Produce again, without any change, the lines running from the one with "Let x denote" through the final line of the data below, and only those.

┏━━

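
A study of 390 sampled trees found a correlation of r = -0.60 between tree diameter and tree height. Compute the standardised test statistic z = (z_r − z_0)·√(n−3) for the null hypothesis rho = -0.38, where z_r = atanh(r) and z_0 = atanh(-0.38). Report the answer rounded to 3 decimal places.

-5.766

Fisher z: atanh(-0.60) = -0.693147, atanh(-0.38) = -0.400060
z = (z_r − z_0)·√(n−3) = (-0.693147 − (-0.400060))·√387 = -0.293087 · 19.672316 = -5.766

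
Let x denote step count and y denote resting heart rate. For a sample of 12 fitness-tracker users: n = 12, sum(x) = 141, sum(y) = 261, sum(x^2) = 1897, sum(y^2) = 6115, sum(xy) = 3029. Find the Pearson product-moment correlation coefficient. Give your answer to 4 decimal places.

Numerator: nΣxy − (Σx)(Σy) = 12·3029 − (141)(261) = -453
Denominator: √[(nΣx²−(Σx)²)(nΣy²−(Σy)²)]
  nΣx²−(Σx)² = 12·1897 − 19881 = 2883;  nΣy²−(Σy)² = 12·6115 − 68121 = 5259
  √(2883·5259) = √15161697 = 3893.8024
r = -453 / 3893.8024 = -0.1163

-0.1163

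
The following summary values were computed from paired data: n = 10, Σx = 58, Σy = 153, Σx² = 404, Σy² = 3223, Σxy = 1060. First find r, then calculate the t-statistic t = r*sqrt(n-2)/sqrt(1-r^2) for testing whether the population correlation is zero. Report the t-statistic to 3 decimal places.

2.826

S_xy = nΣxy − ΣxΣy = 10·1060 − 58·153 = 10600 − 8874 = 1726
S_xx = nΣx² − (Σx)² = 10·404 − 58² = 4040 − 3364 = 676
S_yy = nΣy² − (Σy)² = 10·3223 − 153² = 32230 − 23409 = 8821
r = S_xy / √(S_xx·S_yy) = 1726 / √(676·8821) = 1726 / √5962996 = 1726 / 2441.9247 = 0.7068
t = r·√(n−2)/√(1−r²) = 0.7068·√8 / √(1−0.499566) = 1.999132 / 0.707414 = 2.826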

┗━━

### Solution to the exercise
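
Let x denote step count and y denote resting heart rate. For a sample of 12 fitness-tracker users: n = 12, sum(x) = 141, sum(y) = 261, sum(x^2) = 1897, sum(y^2) = 6115, sum(xy) = 3029. Find the Pearson product-moment correlation coefficient. Give your answer to 4 decimal places.

Numerator: nΣxy − (Σx)(Σy) = 12·3029 − (141)(261) = -453
Denominator: √[(nΣx²−(Σx)²)(nΣy²−(Σy)²)]
  nΣx²−(Σx)² = 12·1897 − 19881 = 2883;  nΣy²−(Σy)² = 12·6115 − 68121 = 5259
  √(2883·5259) = √15161697 = 3893.8024
r = -453 / 3893.8024 = -0.1163

-0.1163

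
The following summary values were computed from paired data: n = 10, Σx = 58, Σy = 153, Σx² = 404, Σy² = 3223, Σxy = 1060. First find r, then calculate the t-statistic t = r*sqrt(n-2)/sqrt(1-r^2) for testing whether the population correlation is zero. Report the t-statistic to 3 decimal places.

2.826

S_xy = nΣxy − ΣxΣy = 10·1060 − 58·153 = 10600 − 8874 = 1726
S_xx = nΣx² − (Σx)² = 10·404 − 58² = 4040 − 3364 = 676
S_yy = nΣy² − (Σy)² = 10·3223 − 153² = 32230 − 23409 = 8821
r = S_xy / √(S_xx·S_yy) = 1726 / √(676·8821) = 1726 / √5962996 = 1726 / 2441.9247 = 0.7068
t = r·√(n−2)/√(1−r²) = 0.7068·√8 / √(1−0.499566) = 1.999132 / 0.707414 = 2.826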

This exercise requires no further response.